[Opening EXERCISE DATA section]

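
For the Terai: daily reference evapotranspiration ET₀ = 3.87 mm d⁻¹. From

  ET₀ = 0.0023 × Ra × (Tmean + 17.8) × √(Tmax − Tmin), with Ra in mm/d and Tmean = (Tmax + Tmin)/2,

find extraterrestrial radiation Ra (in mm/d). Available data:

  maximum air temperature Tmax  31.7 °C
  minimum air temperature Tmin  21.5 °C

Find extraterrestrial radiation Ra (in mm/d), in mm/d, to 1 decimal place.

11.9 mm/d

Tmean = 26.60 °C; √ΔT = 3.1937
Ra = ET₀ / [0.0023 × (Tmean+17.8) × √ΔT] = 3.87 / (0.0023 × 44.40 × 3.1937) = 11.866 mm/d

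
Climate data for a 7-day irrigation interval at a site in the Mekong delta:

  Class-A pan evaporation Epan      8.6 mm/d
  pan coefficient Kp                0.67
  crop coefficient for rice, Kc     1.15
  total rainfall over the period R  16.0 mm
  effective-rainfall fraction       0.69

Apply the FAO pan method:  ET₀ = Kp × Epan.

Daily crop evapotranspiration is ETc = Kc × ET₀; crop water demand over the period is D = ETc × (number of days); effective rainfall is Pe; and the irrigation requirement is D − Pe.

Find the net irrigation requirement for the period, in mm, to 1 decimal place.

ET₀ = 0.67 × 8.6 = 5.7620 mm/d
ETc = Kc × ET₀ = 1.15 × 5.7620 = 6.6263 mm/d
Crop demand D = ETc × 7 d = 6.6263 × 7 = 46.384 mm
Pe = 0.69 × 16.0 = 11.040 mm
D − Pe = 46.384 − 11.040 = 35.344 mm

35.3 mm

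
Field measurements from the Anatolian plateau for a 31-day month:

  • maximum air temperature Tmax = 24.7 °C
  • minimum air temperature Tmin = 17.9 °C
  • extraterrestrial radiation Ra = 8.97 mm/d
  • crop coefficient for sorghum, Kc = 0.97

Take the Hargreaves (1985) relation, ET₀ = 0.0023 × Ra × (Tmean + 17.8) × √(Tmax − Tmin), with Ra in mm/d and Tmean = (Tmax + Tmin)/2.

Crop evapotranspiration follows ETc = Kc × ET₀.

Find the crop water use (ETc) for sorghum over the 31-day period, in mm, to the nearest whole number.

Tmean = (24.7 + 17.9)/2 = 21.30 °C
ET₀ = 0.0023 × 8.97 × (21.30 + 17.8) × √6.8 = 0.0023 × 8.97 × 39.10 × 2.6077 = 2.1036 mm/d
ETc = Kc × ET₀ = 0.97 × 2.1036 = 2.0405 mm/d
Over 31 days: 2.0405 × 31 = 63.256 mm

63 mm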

[Closing EXERCISE DATA section]
[Opening EXERCISE DATA section]

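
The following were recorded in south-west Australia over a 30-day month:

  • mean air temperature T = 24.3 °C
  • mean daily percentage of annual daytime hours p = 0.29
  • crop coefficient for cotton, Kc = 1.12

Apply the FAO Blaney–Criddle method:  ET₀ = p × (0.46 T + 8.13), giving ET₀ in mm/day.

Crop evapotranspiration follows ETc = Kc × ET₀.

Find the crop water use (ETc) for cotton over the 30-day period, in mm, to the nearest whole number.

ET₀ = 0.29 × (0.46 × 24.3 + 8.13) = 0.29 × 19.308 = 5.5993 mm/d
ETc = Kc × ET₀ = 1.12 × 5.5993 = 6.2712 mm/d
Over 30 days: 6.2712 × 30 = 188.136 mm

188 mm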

[Closing EXERCISE DATA section]
[Opening EXERCISE DATA section]

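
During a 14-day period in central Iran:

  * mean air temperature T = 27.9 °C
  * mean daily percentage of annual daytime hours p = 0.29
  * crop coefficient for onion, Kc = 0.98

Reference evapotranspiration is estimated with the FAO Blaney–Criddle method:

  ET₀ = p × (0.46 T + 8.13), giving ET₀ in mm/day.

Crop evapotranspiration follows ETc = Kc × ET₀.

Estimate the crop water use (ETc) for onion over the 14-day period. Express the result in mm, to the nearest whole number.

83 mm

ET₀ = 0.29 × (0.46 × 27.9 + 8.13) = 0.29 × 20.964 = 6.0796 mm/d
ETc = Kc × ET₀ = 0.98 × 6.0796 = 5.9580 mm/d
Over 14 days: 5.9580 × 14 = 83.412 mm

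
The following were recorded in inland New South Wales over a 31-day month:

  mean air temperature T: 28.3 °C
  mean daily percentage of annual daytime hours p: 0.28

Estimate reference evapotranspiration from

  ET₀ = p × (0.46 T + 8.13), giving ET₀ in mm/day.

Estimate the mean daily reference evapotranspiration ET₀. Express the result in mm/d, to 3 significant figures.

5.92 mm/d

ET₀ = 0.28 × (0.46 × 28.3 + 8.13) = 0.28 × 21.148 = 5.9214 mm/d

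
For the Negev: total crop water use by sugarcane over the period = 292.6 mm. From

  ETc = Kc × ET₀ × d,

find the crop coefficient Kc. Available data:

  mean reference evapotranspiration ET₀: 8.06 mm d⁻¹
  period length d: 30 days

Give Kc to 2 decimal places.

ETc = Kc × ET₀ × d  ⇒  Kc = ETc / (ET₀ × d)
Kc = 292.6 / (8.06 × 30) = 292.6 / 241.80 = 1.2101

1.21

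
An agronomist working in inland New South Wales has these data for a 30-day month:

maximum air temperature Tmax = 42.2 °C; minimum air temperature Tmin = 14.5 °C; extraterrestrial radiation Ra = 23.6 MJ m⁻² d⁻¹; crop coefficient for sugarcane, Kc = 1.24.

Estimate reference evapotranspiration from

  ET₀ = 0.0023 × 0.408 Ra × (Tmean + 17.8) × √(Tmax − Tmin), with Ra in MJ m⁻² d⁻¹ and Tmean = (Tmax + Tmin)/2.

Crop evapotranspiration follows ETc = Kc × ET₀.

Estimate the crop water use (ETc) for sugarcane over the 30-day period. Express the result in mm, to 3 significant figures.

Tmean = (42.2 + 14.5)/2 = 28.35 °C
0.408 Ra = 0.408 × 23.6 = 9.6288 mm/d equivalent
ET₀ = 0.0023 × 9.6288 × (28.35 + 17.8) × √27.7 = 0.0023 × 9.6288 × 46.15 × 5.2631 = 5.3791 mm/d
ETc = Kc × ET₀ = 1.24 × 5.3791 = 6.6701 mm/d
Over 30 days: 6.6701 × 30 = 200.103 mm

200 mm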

[Closing EXERCISE DATA section]

**TASK ITEM**
In the records above, some lines hold the word "Criddle"; copy each such line.

**ANSWER TO THIS EXERCISE**
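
Apply the FAO Blaney–Criddle method:  ET₀ = p × (0.46 T + 8.13), giving ET₀ in mm/day.
Reference evapotranspiration is estimated with the FAO Blaney–Criddle method: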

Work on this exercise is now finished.